TASK TO COMPLETE -> Return all lines below containing the word "tempo".

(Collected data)
___

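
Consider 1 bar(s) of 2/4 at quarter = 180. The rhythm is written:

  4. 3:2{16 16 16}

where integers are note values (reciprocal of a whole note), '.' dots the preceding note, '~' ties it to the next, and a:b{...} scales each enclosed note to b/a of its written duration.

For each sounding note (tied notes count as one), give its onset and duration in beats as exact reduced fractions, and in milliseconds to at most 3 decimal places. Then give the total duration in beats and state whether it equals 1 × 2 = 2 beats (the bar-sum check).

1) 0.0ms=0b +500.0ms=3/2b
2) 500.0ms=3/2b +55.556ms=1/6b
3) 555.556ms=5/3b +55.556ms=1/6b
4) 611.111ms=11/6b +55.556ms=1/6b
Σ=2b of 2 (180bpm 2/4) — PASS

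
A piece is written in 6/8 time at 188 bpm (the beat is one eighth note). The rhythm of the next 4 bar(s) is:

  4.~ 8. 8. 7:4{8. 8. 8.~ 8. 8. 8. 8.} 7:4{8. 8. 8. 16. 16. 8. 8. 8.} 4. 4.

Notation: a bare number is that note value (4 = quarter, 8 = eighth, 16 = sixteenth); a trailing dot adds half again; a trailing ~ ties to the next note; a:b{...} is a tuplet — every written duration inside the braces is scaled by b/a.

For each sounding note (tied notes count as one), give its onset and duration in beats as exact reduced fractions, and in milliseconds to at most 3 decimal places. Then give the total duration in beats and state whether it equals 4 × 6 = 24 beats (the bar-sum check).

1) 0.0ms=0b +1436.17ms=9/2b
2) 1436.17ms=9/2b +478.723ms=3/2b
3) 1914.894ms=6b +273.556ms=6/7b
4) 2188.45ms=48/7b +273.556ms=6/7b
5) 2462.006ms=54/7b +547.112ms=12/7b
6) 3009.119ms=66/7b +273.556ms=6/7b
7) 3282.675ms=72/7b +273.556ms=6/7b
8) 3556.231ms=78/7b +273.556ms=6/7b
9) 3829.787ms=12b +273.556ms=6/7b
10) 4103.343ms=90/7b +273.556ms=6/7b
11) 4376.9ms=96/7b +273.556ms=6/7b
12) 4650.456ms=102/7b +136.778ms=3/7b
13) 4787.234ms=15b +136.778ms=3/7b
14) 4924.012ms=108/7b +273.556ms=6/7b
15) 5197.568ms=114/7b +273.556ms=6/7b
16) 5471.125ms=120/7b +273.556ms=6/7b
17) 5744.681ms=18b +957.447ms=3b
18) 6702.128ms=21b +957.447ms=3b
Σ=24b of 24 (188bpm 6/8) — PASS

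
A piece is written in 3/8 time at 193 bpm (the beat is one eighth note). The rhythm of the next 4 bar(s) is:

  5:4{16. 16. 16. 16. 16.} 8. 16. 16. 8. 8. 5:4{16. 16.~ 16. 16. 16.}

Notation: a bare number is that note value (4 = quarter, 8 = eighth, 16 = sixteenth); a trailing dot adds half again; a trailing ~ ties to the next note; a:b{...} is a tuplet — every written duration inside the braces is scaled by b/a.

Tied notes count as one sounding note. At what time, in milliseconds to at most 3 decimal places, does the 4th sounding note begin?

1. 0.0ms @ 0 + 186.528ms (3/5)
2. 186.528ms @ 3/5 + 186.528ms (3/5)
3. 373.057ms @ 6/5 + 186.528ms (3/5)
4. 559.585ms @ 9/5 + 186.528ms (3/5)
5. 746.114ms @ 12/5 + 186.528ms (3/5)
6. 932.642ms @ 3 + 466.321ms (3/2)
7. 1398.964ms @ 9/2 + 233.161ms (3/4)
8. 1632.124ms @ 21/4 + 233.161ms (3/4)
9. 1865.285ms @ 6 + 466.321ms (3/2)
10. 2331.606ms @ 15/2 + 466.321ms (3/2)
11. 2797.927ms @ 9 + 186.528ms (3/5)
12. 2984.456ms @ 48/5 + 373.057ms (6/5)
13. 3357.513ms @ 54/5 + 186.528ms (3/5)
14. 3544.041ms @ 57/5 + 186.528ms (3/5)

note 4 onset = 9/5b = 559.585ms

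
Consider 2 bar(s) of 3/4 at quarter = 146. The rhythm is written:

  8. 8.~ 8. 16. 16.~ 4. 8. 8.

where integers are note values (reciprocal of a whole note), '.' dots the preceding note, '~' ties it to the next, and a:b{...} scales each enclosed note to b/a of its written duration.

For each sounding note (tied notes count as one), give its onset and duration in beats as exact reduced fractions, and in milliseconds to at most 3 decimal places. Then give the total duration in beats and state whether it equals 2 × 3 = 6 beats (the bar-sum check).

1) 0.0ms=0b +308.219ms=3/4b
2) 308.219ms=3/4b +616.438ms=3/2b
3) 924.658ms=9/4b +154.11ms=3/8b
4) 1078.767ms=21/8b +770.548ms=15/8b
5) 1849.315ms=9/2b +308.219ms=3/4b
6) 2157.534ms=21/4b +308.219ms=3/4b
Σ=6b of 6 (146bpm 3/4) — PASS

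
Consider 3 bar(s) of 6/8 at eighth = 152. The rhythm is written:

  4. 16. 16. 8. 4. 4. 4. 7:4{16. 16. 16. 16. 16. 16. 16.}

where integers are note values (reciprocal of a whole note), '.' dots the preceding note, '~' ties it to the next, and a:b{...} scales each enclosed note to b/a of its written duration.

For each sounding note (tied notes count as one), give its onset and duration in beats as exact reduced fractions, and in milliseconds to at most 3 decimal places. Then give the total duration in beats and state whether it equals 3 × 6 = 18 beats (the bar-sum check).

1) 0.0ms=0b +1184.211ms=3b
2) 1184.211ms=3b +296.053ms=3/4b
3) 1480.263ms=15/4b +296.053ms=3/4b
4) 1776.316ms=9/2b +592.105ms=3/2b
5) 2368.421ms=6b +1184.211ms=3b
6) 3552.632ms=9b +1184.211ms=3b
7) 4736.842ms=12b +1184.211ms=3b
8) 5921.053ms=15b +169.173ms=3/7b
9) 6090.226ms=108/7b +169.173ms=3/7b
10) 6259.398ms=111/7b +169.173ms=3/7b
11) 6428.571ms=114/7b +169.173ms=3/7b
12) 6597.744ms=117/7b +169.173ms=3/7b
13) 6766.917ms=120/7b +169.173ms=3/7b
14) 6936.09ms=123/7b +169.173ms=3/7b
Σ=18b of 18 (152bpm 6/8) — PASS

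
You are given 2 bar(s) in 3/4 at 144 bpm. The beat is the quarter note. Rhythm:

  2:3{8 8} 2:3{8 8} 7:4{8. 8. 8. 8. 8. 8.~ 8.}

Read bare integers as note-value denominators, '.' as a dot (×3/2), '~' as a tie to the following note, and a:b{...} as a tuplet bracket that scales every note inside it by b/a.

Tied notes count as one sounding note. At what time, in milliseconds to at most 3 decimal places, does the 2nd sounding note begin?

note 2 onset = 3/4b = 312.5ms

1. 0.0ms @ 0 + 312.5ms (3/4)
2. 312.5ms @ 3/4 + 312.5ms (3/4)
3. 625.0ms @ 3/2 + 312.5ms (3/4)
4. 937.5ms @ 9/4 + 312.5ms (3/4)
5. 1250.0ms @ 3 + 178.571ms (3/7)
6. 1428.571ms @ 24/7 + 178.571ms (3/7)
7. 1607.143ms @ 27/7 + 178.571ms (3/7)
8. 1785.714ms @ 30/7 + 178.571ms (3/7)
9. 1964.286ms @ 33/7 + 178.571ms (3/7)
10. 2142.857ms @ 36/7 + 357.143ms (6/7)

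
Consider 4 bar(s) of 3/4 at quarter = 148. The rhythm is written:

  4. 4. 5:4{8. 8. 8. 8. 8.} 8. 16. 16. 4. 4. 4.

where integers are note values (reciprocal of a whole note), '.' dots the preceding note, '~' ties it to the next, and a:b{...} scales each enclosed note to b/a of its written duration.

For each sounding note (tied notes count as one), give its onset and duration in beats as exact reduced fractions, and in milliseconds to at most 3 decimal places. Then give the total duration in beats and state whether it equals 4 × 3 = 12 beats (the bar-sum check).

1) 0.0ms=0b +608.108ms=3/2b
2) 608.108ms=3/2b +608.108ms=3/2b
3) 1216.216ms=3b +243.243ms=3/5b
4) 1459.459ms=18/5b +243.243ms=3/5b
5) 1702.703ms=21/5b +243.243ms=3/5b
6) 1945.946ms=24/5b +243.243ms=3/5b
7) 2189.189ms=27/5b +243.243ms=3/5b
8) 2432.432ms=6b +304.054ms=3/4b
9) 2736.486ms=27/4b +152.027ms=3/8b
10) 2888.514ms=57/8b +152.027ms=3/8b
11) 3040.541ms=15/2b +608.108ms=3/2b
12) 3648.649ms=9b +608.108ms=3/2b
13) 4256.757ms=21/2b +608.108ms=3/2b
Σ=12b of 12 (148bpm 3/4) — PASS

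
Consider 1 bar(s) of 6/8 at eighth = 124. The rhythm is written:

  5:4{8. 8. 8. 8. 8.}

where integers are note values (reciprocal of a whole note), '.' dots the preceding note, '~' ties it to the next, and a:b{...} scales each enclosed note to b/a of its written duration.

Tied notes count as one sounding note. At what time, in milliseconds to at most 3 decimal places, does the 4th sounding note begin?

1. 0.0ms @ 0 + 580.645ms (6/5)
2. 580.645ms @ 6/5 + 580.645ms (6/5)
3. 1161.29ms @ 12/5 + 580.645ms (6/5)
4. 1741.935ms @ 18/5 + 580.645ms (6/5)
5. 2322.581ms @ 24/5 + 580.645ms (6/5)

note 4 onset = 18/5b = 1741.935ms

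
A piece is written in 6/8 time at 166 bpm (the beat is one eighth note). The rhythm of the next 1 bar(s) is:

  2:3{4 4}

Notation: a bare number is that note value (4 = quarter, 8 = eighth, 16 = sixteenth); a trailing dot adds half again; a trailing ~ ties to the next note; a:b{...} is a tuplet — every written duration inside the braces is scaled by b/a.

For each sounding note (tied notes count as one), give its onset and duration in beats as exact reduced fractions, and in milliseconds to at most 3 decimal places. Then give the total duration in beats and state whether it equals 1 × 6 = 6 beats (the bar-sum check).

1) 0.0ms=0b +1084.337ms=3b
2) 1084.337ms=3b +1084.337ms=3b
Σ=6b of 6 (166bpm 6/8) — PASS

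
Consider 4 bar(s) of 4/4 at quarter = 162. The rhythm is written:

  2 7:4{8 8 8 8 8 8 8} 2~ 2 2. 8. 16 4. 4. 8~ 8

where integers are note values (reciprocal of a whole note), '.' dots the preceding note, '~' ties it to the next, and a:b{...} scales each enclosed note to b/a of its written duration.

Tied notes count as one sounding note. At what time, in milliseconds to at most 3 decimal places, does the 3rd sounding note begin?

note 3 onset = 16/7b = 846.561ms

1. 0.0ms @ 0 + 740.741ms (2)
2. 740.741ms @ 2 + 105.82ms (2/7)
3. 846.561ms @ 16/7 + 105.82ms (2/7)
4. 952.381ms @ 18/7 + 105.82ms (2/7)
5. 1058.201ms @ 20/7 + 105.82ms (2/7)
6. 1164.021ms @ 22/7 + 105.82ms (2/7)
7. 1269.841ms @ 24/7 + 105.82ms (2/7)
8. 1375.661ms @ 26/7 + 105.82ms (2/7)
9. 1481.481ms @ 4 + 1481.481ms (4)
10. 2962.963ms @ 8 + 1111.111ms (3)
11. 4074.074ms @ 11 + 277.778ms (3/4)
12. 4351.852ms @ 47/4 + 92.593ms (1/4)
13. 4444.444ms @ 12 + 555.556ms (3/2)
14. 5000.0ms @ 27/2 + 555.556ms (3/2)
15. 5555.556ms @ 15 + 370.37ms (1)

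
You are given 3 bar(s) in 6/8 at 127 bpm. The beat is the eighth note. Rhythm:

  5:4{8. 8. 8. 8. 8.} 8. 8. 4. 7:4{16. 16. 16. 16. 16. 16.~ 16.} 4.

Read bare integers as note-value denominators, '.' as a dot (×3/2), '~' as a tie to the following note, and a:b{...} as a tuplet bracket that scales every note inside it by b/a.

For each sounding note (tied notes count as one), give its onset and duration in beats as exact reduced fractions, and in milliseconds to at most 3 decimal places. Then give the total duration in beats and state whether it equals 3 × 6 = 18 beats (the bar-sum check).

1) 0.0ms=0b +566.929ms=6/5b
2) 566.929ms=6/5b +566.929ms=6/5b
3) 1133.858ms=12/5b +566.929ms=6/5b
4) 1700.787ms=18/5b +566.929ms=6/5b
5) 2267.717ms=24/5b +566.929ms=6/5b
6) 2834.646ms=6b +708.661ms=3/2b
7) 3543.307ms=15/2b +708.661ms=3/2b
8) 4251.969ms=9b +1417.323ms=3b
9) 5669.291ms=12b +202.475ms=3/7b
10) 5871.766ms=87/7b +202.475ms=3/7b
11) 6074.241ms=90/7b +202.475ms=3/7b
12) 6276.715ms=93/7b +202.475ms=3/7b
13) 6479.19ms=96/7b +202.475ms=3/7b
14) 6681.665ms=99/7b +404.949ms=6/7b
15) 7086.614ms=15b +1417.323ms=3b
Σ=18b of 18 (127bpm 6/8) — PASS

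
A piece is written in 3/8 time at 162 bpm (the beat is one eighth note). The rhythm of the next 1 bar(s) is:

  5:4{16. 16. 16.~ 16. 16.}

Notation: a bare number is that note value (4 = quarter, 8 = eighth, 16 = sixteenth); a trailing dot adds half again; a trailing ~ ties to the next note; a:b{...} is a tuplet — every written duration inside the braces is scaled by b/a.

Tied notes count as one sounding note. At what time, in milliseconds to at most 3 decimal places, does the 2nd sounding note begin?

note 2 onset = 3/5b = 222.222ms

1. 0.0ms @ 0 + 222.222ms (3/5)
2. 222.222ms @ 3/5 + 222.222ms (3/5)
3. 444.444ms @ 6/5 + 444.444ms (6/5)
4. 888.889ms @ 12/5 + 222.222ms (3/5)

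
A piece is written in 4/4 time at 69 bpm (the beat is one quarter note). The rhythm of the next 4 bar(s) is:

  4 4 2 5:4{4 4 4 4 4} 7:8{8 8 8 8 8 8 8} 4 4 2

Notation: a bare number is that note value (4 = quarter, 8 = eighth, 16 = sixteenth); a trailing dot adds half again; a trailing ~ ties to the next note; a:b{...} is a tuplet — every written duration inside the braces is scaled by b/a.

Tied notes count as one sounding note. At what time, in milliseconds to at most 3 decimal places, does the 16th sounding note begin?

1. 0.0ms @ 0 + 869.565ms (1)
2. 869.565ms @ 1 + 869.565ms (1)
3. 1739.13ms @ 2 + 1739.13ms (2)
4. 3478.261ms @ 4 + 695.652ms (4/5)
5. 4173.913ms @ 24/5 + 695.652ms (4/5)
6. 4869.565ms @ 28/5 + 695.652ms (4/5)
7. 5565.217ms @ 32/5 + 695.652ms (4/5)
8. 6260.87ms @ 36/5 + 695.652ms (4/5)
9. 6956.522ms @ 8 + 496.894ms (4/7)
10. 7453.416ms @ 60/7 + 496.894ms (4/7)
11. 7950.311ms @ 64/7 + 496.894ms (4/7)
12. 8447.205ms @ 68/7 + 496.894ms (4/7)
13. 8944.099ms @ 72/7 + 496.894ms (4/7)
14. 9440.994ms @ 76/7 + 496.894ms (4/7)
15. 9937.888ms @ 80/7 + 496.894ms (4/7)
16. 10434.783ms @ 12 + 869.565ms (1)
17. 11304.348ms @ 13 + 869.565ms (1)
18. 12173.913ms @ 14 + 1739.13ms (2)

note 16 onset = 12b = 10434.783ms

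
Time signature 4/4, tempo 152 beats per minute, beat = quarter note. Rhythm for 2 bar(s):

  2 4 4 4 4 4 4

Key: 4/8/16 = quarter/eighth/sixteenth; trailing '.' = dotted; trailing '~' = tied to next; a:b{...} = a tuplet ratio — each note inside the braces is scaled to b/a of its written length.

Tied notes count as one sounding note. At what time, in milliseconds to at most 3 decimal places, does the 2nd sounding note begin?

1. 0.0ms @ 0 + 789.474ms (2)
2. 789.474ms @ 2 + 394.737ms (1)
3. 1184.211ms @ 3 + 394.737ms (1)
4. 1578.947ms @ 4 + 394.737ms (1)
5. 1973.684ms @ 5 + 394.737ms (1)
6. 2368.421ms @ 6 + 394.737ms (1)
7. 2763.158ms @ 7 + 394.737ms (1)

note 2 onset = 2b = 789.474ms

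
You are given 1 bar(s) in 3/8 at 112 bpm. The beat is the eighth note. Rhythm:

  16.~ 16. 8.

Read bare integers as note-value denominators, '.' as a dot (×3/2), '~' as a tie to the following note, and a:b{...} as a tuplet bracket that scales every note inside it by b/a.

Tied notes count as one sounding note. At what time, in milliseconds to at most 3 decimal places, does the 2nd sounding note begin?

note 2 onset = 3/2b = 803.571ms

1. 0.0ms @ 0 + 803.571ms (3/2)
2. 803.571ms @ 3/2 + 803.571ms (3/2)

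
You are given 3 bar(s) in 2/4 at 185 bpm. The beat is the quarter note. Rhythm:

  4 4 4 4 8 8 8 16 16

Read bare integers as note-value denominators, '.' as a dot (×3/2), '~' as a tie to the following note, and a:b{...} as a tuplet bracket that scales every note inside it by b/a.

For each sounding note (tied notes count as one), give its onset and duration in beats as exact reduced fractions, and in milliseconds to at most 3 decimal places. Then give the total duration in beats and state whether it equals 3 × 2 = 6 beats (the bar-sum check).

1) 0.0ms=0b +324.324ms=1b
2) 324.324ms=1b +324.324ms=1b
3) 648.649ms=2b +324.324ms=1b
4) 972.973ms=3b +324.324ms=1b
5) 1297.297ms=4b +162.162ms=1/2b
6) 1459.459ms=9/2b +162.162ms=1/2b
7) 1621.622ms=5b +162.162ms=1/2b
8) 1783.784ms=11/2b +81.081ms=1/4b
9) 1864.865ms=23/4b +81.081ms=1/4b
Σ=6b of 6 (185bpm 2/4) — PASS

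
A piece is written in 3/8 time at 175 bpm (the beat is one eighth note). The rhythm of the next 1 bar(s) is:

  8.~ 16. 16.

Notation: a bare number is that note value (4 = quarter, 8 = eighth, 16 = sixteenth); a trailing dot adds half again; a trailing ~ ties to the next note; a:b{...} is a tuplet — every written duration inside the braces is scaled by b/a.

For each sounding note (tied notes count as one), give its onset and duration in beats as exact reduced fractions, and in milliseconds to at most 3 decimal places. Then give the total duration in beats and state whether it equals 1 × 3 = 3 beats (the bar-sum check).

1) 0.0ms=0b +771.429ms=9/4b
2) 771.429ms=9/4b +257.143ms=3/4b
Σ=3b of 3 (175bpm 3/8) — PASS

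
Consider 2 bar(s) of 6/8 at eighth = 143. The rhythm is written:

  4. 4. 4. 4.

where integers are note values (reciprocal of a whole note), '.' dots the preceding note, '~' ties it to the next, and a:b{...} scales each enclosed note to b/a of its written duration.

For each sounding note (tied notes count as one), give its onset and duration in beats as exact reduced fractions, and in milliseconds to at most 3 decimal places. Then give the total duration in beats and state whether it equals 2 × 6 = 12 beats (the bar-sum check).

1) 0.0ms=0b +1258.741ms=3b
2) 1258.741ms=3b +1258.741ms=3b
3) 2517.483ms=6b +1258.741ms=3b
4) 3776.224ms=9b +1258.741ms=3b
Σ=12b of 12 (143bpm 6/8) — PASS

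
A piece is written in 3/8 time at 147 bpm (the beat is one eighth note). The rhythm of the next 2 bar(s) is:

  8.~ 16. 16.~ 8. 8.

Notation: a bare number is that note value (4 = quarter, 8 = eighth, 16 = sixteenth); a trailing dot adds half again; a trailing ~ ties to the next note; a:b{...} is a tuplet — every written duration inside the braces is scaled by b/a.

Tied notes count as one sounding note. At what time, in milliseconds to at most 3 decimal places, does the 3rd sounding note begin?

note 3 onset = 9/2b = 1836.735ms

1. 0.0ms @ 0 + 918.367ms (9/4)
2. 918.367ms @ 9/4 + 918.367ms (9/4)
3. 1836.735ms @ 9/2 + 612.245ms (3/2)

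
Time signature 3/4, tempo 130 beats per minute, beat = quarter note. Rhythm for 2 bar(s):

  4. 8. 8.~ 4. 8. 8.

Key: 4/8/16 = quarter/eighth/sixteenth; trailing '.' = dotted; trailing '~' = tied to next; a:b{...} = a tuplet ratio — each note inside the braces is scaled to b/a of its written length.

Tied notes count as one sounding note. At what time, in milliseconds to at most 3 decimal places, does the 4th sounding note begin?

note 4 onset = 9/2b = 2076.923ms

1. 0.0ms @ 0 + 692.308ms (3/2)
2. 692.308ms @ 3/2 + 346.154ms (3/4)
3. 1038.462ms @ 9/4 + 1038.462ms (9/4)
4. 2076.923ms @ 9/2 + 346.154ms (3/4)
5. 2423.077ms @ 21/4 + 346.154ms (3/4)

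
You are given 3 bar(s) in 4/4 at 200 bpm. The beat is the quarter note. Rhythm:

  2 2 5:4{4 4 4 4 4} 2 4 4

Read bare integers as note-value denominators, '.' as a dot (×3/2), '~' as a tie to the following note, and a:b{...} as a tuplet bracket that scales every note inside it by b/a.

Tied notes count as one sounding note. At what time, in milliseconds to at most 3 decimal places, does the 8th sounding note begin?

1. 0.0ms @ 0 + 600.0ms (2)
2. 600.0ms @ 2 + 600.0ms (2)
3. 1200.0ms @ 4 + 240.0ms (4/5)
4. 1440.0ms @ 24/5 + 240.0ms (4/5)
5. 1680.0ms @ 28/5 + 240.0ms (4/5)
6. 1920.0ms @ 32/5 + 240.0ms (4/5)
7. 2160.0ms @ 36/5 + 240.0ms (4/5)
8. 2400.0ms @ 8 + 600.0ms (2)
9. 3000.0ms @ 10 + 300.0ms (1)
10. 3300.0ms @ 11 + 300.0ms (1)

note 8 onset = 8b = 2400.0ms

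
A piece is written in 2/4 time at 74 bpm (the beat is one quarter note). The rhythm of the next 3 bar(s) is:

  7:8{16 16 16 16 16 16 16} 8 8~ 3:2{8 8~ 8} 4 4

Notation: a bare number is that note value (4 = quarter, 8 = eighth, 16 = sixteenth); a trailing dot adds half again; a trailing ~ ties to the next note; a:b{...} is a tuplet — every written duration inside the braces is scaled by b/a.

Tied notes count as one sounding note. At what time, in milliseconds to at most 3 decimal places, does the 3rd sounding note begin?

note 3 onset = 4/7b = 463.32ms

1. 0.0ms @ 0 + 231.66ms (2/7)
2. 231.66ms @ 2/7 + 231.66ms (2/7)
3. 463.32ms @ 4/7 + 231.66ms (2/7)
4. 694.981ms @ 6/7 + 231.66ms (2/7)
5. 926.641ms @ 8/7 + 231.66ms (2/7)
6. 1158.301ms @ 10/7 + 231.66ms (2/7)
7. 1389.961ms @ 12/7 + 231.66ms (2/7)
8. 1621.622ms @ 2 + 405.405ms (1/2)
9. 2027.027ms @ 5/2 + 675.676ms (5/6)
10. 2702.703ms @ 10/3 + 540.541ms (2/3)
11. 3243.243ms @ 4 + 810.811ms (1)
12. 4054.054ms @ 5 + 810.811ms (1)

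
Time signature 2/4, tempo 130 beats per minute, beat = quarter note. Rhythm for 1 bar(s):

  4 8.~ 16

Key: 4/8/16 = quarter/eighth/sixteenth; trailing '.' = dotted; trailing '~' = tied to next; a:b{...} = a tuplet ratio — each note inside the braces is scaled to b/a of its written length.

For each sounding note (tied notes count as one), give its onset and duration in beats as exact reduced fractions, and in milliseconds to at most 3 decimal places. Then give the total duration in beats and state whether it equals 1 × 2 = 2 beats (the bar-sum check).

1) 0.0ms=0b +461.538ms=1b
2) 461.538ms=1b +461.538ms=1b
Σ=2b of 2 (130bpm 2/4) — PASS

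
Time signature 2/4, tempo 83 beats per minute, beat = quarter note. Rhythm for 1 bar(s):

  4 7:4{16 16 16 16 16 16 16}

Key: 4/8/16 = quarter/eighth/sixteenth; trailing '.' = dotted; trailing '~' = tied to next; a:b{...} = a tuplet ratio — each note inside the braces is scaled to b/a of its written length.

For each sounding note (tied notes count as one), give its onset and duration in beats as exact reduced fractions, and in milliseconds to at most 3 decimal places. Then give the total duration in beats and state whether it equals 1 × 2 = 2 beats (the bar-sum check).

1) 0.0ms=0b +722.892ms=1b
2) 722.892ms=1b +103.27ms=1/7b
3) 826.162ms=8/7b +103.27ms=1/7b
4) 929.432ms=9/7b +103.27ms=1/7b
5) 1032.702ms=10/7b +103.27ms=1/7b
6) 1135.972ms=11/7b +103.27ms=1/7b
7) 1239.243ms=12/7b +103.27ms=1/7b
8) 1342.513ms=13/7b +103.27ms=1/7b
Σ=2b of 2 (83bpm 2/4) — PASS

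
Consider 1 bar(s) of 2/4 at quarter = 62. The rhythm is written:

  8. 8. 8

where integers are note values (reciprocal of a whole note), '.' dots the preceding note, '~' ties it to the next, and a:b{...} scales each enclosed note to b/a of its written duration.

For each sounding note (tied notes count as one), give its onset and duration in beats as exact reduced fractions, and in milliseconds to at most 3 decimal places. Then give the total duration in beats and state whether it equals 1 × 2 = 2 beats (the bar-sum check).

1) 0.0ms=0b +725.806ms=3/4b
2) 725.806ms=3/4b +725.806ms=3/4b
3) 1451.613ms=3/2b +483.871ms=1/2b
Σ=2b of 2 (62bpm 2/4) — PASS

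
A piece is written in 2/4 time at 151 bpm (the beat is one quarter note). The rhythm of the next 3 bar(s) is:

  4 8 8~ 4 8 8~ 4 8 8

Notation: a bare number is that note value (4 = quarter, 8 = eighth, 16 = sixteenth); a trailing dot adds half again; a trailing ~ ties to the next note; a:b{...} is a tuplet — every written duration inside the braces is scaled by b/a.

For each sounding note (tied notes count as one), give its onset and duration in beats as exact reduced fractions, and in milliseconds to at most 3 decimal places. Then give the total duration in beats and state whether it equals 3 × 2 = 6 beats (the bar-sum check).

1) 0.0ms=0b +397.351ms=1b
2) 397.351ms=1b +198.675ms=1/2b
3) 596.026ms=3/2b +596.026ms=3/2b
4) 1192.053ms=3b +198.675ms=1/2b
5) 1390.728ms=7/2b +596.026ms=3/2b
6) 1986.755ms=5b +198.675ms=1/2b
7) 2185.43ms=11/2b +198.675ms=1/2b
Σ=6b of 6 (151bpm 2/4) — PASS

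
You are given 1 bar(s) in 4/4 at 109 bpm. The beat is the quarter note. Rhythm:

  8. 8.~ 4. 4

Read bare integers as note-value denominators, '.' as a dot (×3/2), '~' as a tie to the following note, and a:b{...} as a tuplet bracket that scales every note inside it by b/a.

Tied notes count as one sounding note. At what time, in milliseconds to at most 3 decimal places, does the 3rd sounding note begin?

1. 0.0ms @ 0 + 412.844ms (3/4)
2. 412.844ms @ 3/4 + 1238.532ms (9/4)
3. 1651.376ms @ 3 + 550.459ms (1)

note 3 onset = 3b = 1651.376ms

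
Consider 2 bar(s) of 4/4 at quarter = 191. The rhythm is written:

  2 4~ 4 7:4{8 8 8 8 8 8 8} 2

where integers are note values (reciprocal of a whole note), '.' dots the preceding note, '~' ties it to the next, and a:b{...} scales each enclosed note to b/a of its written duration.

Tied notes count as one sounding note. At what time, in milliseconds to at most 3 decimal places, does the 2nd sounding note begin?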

___

OUTPUT ->
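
Time signature 4/4, tempo 152 beats per minute, beat = quarter note. Rhythm for 2 bar(s):
Time signature 3/4, tempo 130 beats per minute, beat = quarter note. Rhythm for 2 bar(s):
Time signature 2/4, tempo 130 beats per minute, beat = quarter note. Rhythm for 1 bar(s):
Time signature 2/4, tempo 83 beats per minute, beat = quarter note. Rhythm for 1 bar(s):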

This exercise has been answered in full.